---- Task data

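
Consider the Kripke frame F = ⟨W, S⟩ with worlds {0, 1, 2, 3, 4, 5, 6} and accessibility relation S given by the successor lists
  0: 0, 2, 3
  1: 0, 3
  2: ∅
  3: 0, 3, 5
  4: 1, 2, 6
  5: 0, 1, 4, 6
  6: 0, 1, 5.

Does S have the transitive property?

Transitive: no — 0 S 3 and 3 S 5, but not 0 S 5.

No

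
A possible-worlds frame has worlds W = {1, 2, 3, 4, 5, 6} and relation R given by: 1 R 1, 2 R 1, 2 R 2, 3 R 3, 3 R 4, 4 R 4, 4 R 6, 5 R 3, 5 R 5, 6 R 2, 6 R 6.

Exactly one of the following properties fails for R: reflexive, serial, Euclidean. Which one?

Reflexive: yes — every world is R-related to itself.
Serial: yes — every world has a successor (e.g. 1 R 1).
Euclidean: no — 2 R 1 and 2 R 2, but not 1 R 2.
Only Euclidean fails.

Euclidean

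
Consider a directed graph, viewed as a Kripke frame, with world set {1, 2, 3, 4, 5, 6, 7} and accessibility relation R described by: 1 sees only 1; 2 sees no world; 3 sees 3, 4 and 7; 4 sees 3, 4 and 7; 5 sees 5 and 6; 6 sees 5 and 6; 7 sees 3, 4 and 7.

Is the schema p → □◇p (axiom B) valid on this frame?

By correspondence theory, B is valid on a frame iff R is symmetric.
Symmetric: yes — every pair in R has its reverse in R.

Yes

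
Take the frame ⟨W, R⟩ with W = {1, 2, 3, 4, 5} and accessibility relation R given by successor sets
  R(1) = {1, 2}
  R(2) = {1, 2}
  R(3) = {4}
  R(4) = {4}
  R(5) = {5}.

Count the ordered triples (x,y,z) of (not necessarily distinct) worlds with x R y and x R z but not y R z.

R is Euclidean; there are no such tuples.

0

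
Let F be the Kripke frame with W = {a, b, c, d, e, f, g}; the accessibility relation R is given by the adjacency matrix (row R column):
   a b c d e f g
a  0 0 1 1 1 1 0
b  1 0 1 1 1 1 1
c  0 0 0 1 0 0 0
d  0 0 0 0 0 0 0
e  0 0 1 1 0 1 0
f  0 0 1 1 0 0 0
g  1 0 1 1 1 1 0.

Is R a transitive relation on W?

Yes

Transitive: yes — every two-step R-path is closed by a direct edge.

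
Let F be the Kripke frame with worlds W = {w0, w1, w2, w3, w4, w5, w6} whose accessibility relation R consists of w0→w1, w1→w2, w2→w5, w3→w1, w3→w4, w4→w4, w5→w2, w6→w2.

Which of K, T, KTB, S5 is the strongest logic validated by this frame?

K

Reflexive (axiom T): no — w0 is not related to itself.
Symmetric (axiom B): no — w0 R w1 but not w1 R w0.
Euclidean (axiom 5): no — w3 R w1 and w3 R w4, but not w1 R w4.
So F validates K; T would additionally require R to be reflexive. The strongest is K.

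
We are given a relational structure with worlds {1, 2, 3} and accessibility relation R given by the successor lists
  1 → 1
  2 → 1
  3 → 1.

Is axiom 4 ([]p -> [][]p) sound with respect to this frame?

The schema 4 characterises exactly the transitive frames.
Transitive: yes — every two-step R-path is closed by a direct edge.

Yes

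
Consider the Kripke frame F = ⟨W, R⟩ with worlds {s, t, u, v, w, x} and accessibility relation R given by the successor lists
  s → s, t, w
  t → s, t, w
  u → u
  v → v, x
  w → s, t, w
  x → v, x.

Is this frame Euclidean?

Yes

Euclidean: yes — any two successors of a common world are R-related.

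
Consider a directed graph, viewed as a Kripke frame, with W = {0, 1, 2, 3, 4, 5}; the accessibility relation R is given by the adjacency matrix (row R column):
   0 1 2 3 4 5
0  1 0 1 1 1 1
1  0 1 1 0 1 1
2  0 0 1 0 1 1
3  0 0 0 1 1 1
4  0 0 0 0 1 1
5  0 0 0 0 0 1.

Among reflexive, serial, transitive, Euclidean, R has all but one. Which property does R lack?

Euclidean

Reflexive: yes — every world is R-related to itself.
Serial: yes — every world has a successor (e.g. 0 R 0).
Transitive: yes — every two-step R-path is closed by a direct edge.
Euclidean: no — 0 R 2 and 0 R 3, but not 2 R 3.
Only Euclidean fails.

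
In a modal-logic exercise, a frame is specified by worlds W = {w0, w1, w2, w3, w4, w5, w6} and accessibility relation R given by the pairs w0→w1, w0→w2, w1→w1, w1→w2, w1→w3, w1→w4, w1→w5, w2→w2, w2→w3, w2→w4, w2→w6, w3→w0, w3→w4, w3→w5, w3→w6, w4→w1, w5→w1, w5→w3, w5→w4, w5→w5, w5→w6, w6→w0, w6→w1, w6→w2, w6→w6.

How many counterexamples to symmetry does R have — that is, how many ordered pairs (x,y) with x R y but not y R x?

13

Enumerating: (w0,w1), (w0,w2), (w1,w2), (w1,w3), (w2,w3), (w2,w4), (w3,w0), (w3,w4), (w3,w6), (w5,w4), (w5,w6), (w6,w0), (w6,w1).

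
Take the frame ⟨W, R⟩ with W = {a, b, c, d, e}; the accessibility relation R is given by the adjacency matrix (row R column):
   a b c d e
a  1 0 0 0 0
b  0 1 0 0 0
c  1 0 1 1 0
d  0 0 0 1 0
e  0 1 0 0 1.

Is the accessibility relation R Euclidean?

No

Euclidean: no — c R a and c R d, but not a R d.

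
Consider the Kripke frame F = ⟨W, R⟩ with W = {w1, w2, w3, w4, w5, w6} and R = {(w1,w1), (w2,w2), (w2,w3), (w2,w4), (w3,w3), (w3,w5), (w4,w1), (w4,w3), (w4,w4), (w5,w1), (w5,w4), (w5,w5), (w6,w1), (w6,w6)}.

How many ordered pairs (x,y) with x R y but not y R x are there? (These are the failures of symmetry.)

8

Enumerating: (w2,w3), (w2,w4), (w3,w5), (w4,w1), (w4,w3), (w5,w1), (w5,w4), (w6,w1).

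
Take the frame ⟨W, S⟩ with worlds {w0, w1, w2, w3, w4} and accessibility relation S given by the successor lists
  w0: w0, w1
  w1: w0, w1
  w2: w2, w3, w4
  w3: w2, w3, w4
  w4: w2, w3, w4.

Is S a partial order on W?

Reflexive: yes — every world is S-related to itself.
Transitive: yes — every two-step S-path is closed by a direct edge.
Antisymmetric: no — w0 S w1 and w1 S w0 with w0 ≠ w1.
So S is not a partial order.

No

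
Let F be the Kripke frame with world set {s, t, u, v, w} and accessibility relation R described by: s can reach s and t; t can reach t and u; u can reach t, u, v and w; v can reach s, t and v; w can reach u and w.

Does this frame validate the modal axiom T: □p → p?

By correspondence theory, T is valid on a frame iff R is reflexive.
Reflexive: yes — every world is R-related to itself.

Yes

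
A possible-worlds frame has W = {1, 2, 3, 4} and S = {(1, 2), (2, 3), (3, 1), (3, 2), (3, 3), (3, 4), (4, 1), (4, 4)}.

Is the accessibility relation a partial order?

Reflexive: no — 1 is not related to itself.
Transitive: no — 1 S 2 and 2 S 3, but not 1 S 3.
Antisymmetric: no — 2 S 3 and 3 S 2 with 2 ≠ 3.
So S is not a partial order.

No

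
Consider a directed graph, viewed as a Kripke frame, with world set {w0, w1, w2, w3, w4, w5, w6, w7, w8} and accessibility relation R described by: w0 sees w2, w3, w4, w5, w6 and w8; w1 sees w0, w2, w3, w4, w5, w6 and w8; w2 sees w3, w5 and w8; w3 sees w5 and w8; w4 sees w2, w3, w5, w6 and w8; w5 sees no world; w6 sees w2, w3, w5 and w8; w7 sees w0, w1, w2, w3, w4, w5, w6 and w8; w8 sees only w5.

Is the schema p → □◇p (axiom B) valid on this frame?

By correspondence theory, B is valid on a frame iff R is symmetric.
Symmetric: no — w0 R w2 but not w2 R w0.

No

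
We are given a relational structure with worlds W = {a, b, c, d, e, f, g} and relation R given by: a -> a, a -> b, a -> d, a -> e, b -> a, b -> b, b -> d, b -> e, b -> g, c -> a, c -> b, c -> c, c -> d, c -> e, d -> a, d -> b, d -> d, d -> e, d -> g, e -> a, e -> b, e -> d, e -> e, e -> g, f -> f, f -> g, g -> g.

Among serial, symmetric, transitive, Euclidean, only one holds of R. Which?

serial

Serial: yes — every world has a successor (e.g. a R a).
Symmetric: no — b R g but not g R b.
Transitive: no — a R b and b R g, but not a R g.
Euclidean: no — b R a and b R g, but not a R g.
Only serial holds.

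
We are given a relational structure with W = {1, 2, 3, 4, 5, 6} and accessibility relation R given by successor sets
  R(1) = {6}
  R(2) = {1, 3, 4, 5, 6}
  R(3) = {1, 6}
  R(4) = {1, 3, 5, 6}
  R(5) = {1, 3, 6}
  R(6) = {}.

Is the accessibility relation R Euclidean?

No

Euclidean: no — 2 R 1 and 2 R 3, but not 1 R 3.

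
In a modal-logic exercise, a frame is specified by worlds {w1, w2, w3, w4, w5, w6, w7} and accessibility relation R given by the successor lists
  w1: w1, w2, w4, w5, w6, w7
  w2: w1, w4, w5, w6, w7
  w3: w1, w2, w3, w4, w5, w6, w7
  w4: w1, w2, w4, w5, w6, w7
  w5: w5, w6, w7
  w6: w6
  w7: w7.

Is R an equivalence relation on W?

No

Reflexive: no — w2 is not related to itself.
Symmetric: no — w1 R w5 but not w5 R w1.
Transitive: no — w2 R w1 and w1 R w2, but not w2 R w2.
So R is not an equivalence relation.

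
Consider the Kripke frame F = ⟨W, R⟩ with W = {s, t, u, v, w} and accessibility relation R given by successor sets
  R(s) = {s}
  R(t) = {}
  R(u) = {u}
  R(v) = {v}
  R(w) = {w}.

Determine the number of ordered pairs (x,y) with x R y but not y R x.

R is symmetric; there are no such tuples.

0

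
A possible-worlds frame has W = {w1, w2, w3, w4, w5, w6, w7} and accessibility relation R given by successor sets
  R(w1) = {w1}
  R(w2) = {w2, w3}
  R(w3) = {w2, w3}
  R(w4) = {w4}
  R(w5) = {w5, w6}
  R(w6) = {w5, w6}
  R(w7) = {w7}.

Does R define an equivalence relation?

Yes

Reflexive: yes — every world is R-related to itself.
Symmetric: yes — every pair in R has its reverse in R.
Transitive: yes — every two-step R-path is closed by a direct edge.
So R is an equivalence relation.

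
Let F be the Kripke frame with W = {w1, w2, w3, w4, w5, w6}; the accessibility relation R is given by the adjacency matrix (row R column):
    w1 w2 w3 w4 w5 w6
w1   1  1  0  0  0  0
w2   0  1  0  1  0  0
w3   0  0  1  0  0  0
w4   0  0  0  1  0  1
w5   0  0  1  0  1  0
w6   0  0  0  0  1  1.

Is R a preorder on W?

No

Reflexive: yes — every world is R-related to itself.
Transitive: no — w1 R w2 and w2 R w4, but not w1 R w4.
So R is not a preorder.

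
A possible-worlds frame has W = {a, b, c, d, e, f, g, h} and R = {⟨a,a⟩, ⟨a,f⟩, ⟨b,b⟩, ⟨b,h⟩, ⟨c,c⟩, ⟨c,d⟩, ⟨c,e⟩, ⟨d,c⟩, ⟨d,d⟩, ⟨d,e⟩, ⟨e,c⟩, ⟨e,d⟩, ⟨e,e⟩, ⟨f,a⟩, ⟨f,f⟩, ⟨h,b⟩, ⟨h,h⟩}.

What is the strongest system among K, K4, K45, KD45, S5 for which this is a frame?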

--------

From the records above, copy each line that contains the word "structure".

Problem solution:
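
We are given a relational structure with worlds {1, 2, 3} and accessibility relation R given by the successor lists
We are given a relational structure with worlds W = {a, b, c, d, e, f, g} and relation R given by: a -> a, a -> b, a -> d, a -> e, b -> a, b -> b, b -> d, b -> e, b -> g, c -> a, c -> b, c -> c, c -> d, c -> e, d -> a, d -> b, d -> d, d -> e, d -> g, e -> a, e -> b, e -> d, e -> e, e -> g, f -> f, f -> g, g -> g.
We are given a relational structure with W = {1, 2, 3, 4, 5, 6} and accessibility relation R given by successor sets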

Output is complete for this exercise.